:: WHAT YOU NEED TO DO ::
The lines below starting at the line containing "What is ((-276" and ending at the line containing "What is ((24" are to be repeated exactly, with both ends kept and nothing else added.

:: TASK INPUT ::
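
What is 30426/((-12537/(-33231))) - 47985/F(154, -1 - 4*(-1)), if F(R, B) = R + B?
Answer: 17570997533/218701 ≈ 80343.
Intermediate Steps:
F(R, B) = B + R
30426/((-12537/(-33231))) - 47985/F(154, -1 - 4*(-1)) = 30426/((-12537/(-33231))) - 47985/((-1 - 4*(-1)) + 154) = 30426/((-12537*(-1/33231))) - 47985/((-1 + 4) + 154) = 30426/(4179/11077) - 47985/(3 + 154) = 30426*(11077/4179) - 47985/157 = 112342934/1393 - 47985*1/157 = 112342934/1393 - 47985/157 = 17570997533/218701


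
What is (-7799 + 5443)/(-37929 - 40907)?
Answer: 589/19709 ≈ 0.029885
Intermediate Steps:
(-7799 + 5443)/(-37929 - 40907) = -2356/(-78836) = -2356*(-1/78836) = 589/19709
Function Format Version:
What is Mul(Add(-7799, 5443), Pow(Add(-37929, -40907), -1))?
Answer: Rational(589, 19709) ≈ 0.029885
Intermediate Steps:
Mul(Add(-7799, 5443), Pow(Add(-37929, -40907), -1)) = Mul(-2356, Pow(-78836, -1)) = Mul(-2356, Rational(-1, 78836)) = Rational(589, 19709)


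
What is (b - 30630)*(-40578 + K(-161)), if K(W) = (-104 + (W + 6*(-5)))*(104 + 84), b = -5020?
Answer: 3423754700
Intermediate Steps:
K(W) = -25192 + 188*W (K(W) = (-104 + (W - 30))*188 = (-104 + (-30 + W))*188 = (-134 + W)*188 = -25192 + 188*W)
(b - 30630)*(-40578 + K(-161)) = (-5020 - 30630)*(-40578 + (-25192 + 188*(-161))) = -35650*(-40578 + (-25192 - 30268)) = -35650*(-40578 - 55460) = -35650*(-96038) = 3423754700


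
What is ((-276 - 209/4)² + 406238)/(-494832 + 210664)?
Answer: -8223777/4546688 ≈ -1.8087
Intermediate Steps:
((-276 - 209/4)² + 406238)/(-494832 + 210664) = ((-276 - 209*¼)² + 406238)/(-284168) = ((-276 - 209/4)² + 406238)*(-1/284168) = ((-1313/4)² + 406238)*(-1/284168) = (1723969/16 + 406238)*(-1/284168) = (8223777/16)*(-1/284168) = -8223777/4546688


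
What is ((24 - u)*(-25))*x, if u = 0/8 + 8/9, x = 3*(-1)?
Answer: 5200/3 ≈ 1733.3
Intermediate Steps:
x = -3
u = 8/9 (u = 0*(1/8) + 8*(1/9) = 0 + 8/9 = 8/9 ≈ 0.88889)
((24 - u)*(-25))*x = ((24 - 1*8/9)*(-25))*(-3) = ((24 - 8/9)*(-25))*(-3) = ((208/9)*(-25))*(-3) = -5200/9*(-3) = 5200/3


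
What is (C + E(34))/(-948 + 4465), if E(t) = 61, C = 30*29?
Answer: 931/3517 ≈ 0.26471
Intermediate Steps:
C = 870
(C + E(34))/(-948 + 4465) = (870 + 61)/(-948 + 4465) = 931/3517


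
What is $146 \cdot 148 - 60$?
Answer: $21548$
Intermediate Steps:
$146 \cdot 148 - 60 = 21608 - 60 = 21548$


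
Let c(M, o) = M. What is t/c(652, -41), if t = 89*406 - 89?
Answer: 36045/652 ≈ 55.284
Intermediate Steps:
t = 36045 (t = 36134 - 89 = 36045)
t/c(652, -41) = 36045/652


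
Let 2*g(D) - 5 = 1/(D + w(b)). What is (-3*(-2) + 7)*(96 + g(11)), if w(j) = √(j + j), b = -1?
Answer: 157573/123 - 13*I*√2/246 ≈ 1281.1 - 0.074735*I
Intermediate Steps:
w(j) = √2*√j (w(j) = √(2*j) = √2*√j)
g(D) = 5/2 + 1/(2*(D + I*√2)) (g(D) = 5/2 + 1/(2*(D + √2*√(-1))) = 5/2 + 1/(2*(D + √2*I)) = 5/2 + 1/(2*(D + I*√2)))
(-3*(-2) + 7)*(96 + g(11)) = (-3*(-2) + 7)*(96 + (1 + 5*11 + 5*I*√2)/(2*(11 + I*√2))) = (6 + 7)*(96 + (1 + 55 + 5*I*√2)/(2*(11 + I*√2))) = 13*(96 + (56 + 5*I*√2)/(2*(11 + I*√2))) = 1248 + 13*(56 + 5*I*√2)/(2*(11 + I*√2))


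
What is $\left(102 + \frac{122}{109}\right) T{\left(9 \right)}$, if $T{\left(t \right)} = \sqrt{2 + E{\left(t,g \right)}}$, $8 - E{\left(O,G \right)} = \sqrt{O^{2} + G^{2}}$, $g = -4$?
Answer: $\frac{11240 \sqrt{10 - \sqrt{97}}}{109} \approx 40.09$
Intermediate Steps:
$E{\left(O,G \right)} = 8 - \sqrt{G^{2} + O^{2}}$ ($E{\left(O,G \right)} = 8 - \sqrt{O^{2} + G^{2}} = 8 - \sqrt{G^{2} + O^{2}}$)
$T{\left(t \right)} = \sqrt{10 - \sqrt{16 + t^{2}}}$ ($T{\left(t \right)} = \sqrt{2 - \left(-8 + \sqrt{\left(-4\right)^{2} + t^{2}}\right)} = \sqrt{2 - \left(-8 + \sqrt{16 + t^{2}}\right)} = \sqrt{10 - \sqrt{16 + t^{2}}}$)
$\left(102 + \frac{122}{109}\right) T{\left(9 \right)} = \left(102 + \frac{122}{109}\right) \sqrt{10 - \sqrt{16 + 9^{2}}} = \left(102 + 122 \cdot \frac{1}{109}\right) \sqrt{10 - \sqrt{16 + 81}} = \left(102 + \frac{122}{109}\right) \sqrt{10 - \sqrt{97}} = \frac{11240 \sqrt{10 - \sqrt{97}}}{109}$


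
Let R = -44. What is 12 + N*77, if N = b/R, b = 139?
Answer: -925/4 ≈ -231.25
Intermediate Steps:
N = -139/44 (N = 139/(-44) = 139*(-1/44) = -139/44 ≈ -3.1591)
12 + N*77 = 12 - 139/44*77 = 12 - 973/4 = -925/4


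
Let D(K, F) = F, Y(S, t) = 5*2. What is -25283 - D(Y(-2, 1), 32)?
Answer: -25315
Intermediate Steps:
Y(S, t) = 10
-25283 - D(Y(-2, 1), 32) = -25283 - 1*32 = -25283 - 32 = -25315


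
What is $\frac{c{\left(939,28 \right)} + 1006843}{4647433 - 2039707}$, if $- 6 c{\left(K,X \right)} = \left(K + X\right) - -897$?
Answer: $\frac{3019597}{7823178} \approx 0.38598$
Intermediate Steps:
$c{\left(K,X \right)} = - \frac{299}{2} - \frac{K}{6} - \frac{X}{6}$ ($c{\left(K,X \right)} = - \frac{\left(K + X\right) - -897}{6} = - \frac{\left(K + X\right) + 897}{6} = - \frac{897 + K + X}{6} = - \frac{299}{2} - \frac{K}{6} - \frac{X}{6}$)
$\frac{c{\left(939,28 \right)} + 1006843}{4647433 - 2039707} = \frac{\left(- \frac{299}{2} - \frac{313}{2} - \frac{14}{3}\right) + 1006843}{4647433 - 2039707} = \frac{\left(- \frac{299}{2} - \frac{313}{2} - \frac{14}{3}\right) + 1006843}{2607726} = \left(- \frac{932}{3} + 1006843\right) \frac{1}{2607726} = \frac{3019597}{3} \cdot \frac{1}{2607726} = \frac{3019597}{7823178}$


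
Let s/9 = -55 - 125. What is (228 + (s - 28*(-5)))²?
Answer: 1567504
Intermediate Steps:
s = -1620 (s = 9*(-55 - 125) = 9*(-180) = -1620)
(228 + (s - 28*(-5)))² = (228 + (-1620 - 28*(-5)))² = (228 + (-1620 + 140))² = (228 - 1480)² = (-1252)² = 1567504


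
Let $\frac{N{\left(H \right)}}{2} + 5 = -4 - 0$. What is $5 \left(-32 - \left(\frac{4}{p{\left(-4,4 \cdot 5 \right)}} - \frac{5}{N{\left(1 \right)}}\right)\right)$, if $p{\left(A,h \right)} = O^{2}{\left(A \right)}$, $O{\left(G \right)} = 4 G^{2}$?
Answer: $- \frac{1487405}{9216} \approx -161.39$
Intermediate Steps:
$N{\left(H \right)} = -18$ ($N{\left(H \right)} = -10 + 2 \left(-4 - 0\right) = -10 + 2 \left(-4 + 0\right) = -10 + 2 \left(-4\right) = -10 - 8 = -18$)
$p{\left(A,h \right)} = 16 A^{4}$ ($p{\left(A,h \right)} = \left(4 A^{2}\right)^{2} = 16 A^{4}$)
$5 \left(-32 - \left(\frac{4}{p{\left(-4,4 \cdot 5 \right)}} - \frac{5}{N{\left(1 \right)}}\right)\right) = 5 \left(-32 - \left(\frac{4}{16 \left(-4\right)^{4}} - \frac{5}{-18}\right)\right) = 5 \left(-32 - \left(\frac{4}{16 \cdot 256} - - \frac{5}{18}\right)\right) = 5 \left(-32 - \left(\frac{4}{4096} + \frac{5}{18}\right)\right) = 5 \left(-32 - \left(4 \cdot \frac{1}{4096} + \frac{5}{18}\right)\right) = 5 \left(-32 - \left(\frac{1}{1024} + \frac{5}{18}\right)\right) = 5 \left(-32 - \frac{2569}{9216}\right) = 5 \left(- \frac{297481}{9216}\right) = - \frac{1487405}{9216}$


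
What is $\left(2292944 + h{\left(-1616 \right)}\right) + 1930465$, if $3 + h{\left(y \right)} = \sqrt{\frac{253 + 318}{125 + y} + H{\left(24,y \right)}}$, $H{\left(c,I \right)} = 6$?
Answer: $4223406 + \frac{5 \sqrt{499485}}{1491} \approx 4.2234 \cdot 10^{6}$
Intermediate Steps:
$h{\left(y \right)} = -3 + \sqrt{6 + \frac{571}{125 + y}}$ ($h{\left(y \right)} = -3 + \sqrt{\frac{253 + 318}{125 + y} + 6} = -3 + \sqrt{\frac{571}{125 + y} + 6} = -3 + \sqrt{6 + \frac{571}{125 + y}}$)
$\left(2292944 + h{\left(-1616 \right)}\right) + 1930465 = \left(2292944 - \left(3 - \sqrt{\frac{1321 + 6 \left(-1616\right)}{125 - 1616}}\right)\right) + 1930465 = \left(2292944 - \left(3 - \sqrt{\frac{1321 - 9696}{-1491}}\right)\right) + 1930465 = \left(2292944 - \left(3 - \sqrt{\left(- \frac{1}{1491}\right) \left(-8375\right)}\right)\right) + 1930465 = \left(2292944 - \left(3 - \sqrt{\frac{8375}{1491}}\right)\right) + 1930465 = \left(2292944 - \left(3 - \frac{5 \sqrt{499485}}{1491}\right)\right) + 1930465 = \left(2292941 + \frac{5 \sqrt{499485}}{1491}\right) + 1930465 = 4223406 + \frac{5 \sqrt{499485}}{1491}$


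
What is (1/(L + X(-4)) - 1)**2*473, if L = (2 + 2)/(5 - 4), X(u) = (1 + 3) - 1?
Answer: 17028/49 ≈ 347.51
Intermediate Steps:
X(u) = 3 (X(u) = 4 - 1 = 3)
L = 4 (L = 4/1 = 4*1 = 4)
(1/(L + X(-4)) - 1)**2*473 = (1/(4 + 3) - 1)**2*473 = (1/7 - 1)**2*473 = (-6/7)**2*473 = (36/49)*473 = 17028/49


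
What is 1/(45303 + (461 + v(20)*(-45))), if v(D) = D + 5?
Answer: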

:: RESULT OF THE TASK ::
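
What is ((-276 - 209/4)² + 406238)/(-494832 + 210664)?
Answer: -8223777/4546688 ≈ -1.8087
Intermediate Steps:
((-276 - 209/4)² + 406238)/(-494832 + 210664) = ((-276 - 209*¼)² + 406238)/(-284168) = ((-276 - 209/4)² + 406238)*(-1/284168) = ((-1313/4)² + 406238)*(-1/284168) = (1723969/16 + 406238)*(-1/284168) = (8223777/16)*(-1/284168) = -8223777/4546688


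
What is ((24 - u)*(-25))*x, if u = 0/8 + 8/9, x = 3*(-1)?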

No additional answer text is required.